_SOURCE RECORDS_
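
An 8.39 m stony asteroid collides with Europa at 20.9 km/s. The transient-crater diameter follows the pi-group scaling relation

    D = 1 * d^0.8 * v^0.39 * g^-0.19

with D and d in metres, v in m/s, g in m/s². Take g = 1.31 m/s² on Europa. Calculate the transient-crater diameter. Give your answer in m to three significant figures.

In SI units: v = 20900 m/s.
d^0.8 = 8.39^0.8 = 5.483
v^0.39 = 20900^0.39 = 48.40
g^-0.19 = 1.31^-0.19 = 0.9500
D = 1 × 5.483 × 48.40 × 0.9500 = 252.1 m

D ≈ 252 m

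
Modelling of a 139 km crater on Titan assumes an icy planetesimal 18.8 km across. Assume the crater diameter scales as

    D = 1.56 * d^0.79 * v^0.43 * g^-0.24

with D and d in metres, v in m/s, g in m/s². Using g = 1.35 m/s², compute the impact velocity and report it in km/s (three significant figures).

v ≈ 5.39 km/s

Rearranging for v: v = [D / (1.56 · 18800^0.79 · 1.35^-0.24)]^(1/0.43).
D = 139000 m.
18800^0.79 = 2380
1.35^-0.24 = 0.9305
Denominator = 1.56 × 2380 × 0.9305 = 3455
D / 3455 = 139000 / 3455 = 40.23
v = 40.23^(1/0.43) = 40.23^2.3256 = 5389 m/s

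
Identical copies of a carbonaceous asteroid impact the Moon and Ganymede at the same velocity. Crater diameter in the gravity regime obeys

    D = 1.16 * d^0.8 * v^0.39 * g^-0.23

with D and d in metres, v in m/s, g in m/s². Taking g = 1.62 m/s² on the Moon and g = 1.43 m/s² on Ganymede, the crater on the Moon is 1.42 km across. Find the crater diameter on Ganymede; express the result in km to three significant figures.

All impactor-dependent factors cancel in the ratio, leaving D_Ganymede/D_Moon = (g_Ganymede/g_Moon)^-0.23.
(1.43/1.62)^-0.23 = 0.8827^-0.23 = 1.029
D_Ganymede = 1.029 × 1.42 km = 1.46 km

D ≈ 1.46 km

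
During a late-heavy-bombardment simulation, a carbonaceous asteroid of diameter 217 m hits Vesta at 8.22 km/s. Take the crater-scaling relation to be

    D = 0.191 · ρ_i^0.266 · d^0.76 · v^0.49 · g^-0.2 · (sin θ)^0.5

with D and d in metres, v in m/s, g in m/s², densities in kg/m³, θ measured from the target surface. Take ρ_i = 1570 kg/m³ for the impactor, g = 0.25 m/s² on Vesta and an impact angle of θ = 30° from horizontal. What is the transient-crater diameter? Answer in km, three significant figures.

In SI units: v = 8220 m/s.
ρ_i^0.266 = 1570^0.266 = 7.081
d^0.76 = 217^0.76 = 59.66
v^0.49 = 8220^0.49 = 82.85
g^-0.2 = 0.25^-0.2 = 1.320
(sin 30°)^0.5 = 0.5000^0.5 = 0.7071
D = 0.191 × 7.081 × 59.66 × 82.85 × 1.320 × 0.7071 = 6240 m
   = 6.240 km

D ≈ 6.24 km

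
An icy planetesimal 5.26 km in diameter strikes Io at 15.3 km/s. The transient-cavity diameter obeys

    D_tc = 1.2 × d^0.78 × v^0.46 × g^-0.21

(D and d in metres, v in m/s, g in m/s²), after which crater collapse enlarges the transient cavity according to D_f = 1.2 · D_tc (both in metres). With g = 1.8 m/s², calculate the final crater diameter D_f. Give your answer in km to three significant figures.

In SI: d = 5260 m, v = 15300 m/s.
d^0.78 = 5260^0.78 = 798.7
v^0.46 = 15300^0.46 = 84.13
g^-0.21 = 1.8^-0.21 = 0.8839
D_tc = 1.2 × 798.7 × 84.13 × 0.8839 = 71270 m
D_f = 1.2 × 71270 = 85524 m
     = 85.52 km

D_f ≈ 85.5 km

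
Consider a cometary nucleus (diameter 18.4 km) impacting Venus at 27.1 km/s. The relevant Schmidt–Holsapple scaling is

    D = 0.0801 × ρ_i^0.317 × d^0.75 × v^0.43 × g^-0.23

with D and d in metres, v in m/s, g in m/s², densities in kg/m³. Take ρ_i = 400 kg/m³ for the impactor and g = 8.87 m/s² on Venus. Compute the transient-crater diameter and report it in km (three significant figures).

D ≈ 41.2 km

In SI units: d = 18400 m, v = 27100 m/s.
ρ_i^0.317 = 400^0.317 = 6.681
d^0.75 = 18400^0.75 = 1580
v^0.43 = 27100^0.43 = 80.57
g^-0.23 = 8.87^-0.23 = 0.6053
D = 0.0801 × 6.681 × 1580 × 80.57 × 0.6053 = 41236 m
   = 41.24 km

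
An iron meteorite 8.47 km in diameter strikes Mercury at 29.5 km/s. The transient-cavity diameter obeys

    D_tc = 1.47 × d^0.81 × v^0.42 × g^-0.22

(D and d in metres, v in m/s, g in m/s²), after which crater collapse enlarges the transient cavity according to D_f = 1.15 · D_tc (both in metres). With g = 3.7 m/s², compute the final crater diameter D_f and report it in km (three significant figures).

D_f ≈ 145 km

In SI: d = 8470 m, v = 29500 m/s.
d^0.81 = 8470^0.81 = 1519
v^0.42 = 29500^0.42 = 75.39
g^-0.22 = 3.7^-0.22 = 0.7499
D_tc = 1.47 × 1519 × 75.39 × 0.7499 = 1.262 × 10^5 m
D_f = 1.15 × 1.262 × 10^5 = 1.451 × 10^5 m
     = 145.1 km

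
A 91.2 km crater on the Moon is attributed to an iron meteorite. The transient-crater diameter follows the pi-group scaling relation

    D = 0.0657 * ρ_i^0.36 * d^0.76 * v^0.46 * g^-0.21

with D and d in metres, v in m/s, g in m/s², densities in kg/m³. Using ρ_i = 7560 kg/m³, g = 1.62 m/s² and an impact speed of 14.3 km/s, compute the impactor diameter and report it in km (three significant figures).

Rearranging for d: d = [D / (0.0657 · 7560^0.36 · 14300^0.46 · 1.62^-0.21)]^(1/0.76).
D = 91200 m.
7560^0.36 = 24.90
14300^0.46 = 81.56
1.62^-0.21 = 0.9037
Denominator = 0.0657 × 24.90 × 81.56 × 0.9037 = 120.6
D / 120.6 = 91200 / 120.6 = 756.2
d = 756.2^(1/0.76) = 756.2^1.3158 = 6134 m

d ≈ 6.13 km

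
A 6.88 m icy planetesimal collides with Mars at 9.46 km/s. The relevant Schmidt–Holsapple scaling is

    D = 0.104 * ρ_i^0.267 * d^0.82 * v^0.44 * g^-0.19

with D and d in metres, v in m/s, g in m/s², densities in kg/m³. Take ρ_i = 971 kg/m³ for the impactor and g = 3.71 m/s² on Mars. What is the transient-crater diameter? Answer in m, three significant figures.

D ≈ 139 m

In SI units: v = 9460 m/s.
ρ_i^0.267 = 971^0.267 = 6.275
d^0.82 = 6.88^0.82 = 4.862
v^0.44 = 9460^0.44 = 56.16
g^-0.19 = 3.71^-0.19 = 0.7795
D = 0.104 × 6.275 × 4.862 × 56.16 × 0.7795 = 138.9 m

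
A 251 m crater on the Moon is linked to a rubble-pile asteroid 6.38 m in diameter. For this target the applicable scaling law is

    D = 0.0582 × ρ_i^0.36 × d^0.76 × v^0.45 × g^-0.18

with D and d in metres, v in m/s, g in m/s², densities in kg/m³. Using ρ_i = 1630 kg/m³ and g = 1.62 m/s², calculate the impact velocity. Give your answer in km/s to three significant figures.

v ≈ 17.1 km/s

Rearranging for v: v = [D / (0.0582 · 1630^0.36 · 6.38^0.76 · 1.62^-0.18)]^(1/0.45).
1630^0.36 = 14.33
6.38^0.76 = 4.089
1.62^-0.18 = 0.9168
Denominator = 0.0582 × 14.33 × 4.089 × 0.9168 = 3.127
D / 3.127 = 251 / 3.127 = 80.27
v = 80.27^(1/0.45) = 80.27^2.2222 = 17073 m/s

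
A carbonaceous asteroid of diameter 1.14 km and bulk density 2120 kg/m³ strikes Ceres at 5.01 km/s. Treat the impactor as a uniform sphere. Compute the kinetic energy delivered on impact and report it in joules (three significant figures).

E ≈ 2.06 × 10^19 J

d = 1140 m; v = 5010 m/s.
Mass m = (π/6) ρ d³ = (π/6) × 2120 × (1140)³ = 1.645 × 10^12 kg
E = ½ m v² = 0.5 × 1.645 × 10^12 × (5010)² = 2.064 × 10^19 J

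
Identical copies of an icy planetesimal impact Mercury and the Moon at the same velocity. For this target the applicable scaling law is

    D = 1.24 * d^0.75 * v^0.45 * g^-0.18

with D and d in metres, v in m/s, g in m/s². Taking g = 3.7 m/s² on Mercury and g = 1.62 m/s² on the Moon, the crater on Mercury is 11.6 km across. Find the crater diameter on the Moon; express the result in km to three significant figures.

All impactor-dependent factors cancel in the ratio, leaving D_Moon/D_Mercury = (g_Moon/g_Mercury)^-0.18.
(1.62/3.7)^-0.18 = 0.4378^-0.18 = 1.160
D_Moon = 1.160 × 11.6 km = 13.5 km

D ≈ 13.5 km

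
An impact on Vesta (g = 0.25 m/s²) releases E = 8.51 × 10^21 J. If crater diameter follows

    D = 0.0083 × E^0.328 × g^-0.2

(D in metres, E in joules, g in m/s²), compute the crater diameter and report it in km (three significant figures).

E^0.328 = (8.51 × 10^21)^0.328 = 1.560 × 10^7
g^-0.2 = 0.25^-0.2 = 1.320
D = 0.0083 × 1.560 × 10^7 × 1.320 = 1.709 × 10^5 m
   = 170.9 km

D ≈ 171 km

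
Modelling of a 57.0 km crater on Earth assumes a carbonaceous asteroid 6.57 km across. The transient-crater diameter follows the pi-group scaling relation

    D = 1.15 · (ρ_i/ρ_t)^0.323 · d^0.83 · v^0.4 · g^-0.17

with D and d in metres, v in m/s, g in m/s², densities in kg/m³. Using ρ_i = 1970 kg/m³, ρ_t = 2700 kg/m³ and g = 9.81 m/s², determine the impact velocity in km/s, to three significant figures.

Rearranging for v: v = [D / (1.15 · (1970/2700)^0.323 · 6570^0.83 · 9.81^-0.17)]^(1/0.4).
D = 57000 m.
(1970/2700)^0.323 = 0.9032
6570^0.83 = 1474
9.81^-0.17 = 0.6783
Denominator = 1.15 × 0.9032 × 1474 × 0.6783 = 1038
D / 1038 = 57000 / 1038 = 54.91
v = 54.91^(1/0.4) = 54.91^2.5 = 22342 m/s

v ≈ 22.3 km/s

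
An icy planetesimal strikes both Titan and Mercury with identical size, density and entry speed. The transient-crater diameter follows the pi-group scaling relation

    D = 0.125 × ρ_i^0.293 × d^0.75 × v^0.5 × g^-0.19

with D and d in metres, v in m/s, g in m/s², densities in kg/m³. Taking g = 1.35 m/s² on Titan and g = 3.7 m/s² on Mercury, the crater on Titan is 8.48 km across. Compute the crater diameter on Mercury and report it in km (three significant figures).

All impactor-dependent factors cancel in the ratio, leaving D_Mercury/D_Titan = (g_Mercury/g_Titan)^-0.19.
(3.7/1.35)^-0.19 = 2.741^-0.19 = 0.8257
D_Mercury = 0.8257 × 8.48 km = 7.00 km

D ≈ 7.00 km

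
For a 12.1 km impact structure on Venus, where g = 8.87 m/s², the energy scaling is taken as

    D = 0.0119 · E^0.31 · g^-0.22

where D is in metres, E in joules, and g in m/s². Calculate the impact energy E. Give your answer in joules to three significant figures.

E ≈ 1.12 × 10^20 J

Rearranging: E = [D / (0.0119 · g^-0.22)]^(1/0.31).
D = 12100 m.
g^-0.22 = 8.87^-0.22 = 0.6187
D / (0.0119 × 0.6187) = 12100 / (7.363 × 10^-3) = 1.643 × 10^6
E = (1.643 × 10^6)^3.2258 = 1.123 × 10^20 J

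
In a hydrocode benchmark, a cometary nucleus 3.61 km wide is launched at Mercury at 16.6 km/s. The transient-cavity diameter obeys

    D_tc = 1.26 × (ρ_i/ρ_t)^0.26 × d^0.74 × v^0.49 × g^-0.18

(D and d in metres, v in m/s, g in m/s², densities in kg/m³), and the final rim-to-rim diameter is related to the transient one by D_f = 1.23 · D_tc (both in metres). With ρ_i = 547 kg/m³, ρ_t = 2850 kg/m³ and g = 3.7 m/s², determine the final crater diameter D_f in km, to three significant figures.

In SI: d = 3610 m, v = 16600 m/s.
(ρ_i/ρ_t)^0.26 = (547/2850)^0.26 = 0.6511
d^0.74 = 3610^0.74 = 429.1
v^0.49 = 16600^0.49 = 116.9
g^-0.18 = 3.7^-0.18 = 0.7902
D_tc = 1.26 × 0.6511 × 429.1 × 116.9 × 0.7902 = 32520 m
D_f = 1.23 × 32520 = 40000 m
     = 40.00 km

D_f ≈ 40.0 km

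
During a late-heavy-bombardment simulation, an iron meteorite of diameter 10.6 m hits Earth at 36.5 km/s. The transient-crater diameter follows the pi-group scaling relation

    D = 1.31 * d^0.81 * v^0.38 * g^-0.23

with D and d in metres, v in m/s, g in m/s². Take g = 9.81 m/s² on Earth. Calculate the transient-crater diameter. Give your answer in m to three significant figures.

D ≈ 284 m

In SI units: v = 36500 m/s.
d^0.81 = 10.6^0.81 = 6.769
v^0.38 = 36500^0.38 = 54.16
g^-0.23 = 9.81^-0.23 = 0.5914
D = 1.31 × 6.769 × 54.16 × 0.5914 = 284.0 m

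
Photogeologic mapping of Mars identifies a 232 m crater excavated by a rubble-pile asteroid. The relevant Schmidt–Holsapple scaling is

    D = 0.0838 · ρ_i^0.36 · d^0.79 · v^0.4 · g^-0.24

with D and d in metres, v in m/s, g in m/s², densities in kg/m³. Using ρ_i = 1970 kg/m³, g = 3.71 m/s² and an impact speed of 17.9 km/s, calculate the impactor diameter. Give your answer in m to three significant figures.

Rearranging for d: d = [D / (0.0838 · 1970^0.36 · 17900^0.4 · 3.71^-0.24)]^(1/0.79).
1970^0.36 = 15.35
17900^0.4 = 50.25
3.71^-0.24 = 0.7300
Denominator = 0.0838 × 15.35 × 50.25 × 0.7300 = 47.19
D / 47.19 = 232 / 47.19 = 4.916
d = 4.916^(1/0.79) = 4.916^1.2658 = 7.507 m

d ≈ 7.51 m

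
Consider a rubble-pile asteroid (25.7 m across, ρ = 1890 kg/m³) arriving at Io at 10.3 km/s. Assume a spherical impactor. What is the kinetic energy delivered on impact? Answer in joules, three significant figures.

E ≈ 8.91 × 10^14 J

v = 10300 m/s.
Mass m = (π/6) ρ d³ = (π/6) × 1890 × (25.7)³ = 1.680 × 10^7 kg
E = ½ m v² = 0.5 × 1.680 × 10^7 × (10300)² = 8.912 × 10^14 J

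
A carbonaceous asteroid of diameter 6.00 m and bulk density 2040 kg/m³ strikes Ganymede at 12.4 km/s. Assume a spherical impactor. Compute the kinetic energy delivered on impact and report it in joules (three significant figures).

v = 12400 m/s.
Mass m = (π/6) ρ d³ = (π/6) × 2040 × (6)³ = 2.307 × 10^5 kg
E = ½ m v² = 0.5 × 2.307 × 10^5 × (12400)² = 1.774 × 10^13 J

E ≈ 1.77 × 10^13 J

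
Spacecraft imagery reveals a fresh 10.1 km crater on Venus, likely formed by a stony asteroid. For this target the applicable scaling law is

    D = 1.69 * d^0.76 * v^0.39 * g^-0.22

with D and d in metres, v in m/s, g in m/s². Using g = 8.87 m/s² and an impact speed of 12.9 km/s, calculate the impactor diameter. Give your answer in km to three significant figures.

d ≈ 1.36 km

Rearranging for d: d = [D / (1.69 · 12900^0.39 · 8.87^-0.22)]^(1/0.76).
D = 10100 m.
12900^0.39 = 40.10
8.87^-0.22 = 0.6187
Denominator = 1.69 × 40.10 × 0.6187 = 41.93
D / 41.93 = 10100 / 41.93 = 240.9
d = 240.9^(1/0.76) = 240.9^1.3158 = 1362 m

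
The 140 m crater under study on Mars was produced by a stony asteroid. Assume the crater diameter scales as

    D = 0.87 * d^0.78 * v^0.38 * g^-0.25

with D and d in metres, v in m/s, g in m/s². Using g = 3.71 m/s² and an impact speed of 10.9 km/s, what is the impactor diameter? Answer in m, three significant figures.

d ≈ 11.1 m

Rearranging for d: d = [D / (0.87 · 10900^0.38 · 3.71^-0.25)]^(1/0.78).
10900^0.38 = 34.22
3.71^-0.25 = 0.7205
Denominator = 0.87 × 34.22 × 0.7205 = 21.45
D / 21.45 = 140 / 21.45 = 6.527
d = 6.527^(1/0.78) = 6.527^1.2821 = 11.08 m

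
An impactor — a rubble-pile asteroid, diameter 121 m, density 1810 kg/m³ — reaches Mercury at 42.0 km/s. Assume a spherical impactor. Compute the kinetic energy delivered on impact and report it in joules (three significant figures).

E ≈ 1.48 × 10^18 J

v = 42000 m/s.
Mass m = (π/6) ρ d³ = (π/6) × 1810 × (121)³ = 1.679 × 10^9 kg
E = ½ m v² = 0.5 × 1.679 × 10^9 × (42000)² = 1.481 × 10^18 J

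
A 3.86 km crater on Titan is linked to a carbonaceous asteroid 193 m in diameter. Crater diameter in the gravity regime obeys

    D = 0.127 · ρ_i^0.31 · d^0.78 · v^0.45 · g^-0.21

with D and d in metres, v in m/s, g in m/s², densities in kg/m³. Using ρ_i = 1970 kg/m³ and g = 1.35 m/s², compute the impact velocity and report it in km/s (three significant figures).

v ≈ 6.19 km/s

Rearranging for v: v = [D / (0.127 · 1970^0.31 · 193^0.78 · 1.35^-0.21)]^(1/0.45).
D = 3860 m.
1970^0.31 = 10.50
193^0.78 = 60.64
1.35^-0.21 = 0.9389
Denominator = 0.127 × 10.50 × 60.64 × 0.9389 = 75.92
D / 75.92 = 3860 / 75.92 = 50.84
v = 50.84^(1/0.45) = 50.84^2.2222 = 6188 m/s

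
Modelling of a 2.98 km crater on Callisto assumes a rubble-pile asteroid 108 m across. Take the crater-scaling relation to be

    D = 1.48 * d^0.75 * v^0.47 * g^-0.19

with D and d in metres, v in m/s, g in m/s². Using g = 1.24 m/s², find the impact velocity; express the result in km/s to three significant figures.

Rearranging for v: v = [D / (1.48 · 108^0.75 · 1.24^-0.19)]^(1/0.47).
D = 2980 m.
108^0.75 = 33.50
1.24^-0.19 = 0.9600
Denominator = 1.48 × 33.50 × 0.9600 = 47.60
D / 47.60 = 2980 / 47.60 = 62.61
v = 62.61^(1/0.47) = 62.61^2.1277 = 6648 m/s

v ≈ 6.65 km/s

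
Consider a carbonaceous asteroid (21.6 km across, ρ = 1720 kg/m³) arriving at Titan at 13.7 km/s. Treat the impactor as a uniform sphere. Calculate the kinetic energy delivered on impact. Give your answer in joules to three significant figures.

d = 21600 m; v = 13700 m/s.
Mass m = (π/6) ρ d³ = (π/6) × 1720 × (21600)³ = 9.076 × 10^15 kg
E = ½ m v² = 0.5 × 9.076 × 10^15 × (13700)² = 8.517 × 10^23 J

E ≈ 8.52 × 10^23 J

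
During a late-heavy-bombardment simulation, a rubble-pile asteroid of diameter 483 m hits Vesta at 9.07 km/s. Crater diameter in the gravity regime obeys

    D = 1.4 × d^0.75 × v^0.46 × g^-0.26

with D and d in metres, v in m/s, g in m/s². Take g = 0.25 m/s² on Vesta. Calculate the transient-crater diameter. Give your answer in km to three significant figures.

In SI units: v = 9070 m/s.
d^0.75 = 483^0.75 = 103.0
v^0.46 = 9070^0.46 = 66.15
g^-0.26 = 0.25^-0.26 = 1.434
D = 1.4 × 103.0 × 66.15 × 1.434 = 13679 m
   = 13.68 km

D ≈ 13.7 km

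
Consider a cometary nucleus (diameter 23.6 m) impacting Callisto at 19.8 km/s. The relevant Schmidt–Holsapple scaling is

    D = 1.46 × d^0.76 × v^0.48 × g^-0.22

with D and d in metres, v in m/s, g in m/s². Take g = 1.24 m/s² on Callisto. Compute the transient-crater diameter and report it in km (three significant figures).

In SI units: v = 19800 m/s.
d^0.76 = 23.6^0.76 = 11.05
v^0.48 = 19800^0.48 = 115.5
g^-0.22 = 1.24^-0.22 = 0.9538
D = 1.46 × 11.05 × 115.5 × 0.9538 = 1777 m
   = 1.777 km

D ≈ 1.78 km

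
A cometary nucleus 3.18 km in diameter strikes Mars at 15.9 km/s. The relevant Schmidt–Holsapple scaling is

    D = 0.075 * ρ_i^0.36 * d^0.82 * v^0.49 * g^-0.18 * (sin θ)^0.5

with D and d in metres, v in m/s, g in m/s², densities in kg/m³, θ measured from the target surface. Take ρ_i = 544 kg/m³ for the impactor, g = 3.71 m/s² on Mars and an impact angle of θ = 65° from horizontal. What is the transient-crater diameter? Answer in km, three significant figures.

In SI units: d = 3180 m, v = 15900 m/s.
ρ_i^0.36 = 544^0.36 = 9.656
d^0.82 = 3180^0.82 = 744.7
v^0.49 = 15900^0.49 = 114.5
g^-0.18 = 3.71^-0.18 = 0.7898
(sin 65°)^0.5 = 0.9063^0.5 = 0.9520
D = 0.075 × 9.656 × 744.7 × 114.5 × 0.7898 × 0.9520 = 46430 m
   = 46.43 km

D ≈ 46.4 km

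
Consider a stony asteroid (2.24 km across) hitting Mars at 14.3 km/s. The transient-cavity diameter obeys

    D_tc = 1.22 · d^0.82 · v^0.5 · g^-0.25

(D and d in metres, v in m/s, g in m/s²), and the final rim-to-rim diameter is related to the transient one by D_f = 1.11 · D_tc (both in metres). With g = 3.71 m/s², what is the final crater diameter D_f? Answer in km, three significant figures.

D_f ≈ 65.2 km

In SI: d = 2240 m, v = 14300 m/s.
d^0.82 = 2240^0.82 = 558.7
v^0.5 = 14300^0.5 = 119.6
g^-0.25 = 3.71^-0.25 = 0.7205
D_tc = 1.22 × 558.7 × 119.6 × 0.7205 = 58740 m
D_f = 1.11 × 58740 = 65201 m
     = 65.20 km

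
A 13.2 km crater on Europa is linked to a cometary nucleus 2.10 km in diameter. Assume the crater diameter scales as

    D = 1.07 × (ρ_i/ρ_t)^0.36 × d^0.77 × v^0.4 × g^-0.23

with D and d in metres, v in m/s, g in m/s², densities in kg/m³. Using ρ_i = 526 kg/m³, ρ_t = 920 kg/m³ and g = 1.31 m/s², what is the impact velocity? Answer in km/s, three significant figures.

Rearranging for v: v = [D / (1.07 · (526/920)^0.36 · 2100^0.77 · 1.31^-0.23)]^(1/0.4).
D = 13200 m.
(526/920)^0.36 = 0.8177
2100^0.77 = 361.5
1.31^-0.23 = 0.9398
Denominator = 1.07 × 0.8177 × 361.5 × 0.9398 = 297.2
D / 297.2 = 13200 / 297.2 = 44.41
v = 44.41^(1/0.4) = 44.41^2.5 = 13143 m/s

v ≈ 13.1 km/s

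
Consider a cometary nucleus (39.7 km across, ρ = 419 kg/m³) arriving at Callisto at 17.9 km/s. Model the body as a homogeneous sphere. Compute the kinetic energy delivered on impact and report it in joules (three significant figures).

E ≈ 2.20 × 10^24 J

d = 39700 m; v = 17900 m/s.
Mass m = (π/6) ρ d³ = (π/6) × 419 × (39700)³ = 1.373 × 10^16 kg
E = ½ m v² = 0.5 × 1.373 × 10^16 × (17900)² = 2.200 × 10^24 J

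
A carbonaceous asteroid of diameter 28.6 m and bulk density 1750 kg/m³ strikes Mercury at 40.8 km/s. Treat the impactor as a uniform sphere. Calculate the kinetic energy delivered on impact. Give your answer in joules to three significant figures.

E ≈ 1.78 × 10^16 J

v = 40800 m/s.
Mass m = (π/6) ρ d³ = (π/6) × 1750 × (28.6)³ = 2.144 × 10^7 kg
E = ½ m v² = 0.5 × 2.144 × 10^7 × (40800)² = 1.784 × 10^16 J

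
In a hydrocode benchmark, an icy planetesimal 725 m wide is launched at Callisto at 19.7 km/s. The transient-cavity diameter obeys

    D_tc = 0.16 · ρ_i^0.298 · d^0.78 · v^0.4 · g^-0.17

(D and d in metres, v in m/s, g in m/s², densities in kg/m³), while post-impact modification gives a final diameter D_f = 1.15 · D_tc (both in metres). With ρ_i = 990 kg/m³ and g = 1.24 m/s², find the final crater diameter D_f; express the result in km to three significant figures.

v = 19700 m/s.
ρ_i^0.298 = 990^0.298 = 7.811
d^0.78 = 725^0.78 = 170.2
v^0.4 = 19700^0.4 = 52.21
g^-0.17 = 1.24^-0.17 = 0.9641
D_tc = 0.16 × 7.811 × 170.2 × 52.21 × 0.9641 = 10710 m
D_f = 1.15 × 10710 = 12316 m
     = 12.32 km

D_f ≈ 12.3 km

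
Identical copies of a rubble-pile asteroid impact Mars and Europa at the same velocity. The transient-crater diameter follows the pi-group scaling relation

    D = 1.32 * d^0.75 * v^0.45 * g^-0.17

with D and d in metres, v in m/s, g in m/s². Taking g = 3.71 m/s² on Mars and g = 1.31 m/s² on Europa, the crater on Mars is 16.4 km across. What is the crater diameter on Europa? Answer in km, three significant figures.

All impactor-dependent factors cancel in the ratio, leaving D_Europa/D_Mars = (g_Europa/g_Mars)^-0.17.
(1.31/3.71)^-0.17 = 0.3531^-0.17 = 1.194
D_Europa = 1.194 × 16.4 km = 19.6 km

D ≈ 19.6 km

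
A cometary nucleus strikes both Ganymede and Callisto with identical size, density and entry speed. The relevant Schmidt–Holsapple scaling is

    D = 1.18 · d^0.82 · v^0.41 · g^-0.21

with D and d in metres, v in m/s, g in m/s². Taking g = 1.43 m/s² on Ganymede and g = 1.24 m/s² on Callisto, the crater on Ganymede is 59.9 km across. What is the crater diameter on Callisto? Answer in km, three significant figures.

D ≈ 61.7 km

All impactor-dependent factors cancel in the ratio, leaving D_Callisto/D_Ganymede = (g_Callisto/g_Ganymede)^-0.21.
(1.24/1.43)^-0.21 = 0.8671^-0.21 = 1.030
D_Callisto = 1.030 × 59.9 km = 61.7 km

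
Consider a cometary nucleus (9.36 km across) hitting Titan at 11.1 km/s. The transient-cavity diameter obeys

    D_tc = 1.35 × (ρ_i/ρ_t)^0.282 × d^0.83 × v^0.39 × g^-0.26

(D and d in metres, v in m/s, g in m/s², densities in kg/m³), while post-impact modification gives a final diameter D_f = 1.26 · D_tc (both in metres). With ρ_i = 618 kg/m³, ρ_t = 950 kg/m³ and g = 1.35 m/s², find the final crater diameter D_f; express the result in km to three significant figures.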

_EXERCISE DIRECTIONS_
Return word for word the lines above from the line with "Identical copies of a carbonaceous" to the line with "D_tc = 1.2 × d^0.78 × v^0.46 × g^-0.21", including both and leaving out all others.

_ANSWER SECTION_
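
Identical copies of a carbonaceous asteroid impact the Moon and Ganymede at the same velocity. Crater diameter in the gravity regime obeys

    D = 1.16 * d^0.8 * v^0.39 * g^-0.23

with D and d in metres, v in m/s, g in m/s². Taking g = 1.62 m/s² on the Moon and g = 1.43 m/s² on Ganymede, the crater on the Moon is 1.42 km across. Find the crater diameter on Ganymede; express the result in km to three significant figures.

All impactor-dependent factors cancel in the ratio, leaving D_Ganymede/D_Moon = (g_Ganymede/g_Moon)^-0.23.
(1.43/1.62)^-0.23 = 0.8827^-0.23 = 1.029
D_Ganymede = 1.029 × 1.42 km = 1.46 km

D ≈ 1.46 km

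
During a late-heavy-bombardment simulation, a carbonaceous asteroid of diameter 217 m hits Vesta at 8.22 km/s. Take the crater-scaling relation to be

    D = 0.191 · ρ_i^0.266 · d^0.76 · v^0.49 · g^-0.2 · (sin θ)^0.5

with D and d in metres, v in m/s, g in m/s², densities in kg/m³, θ measured from the target surface. Take ρ_i = 1570 kg/m³ for the impactor, g = 0.25 m/s² on Vesta and an impact angle of θ = 30° from horizontal. What is the transient-crater diameter? Answer in km, three significant figures.

In SI units: v = 8220 m/s.
ρ_i^0.266 = 1570^0.266 = 7.081
d^0.76 = 217^0.76 = 59.66
v^0.49 = 8220^0.49 = 82.85
g^-0.2 = 0.25^-0.2 = 1.320
(sin 30°)^0.5 = 0.5000^0.5 = 0.7071
D = 0.191 × 7.081 × 59.66 × 82.85 × 1.320 × 0.7071 = 6240 m
   = 6.240 km

D ≈ 6.24 km

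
An icy planetesimal 5.26 km in diameter strikes Io at 15.3 km/s. The transient-cavity diameter obeys

    D_tc = 1.2 × d^0.78 × v^0.46 × g^-0.21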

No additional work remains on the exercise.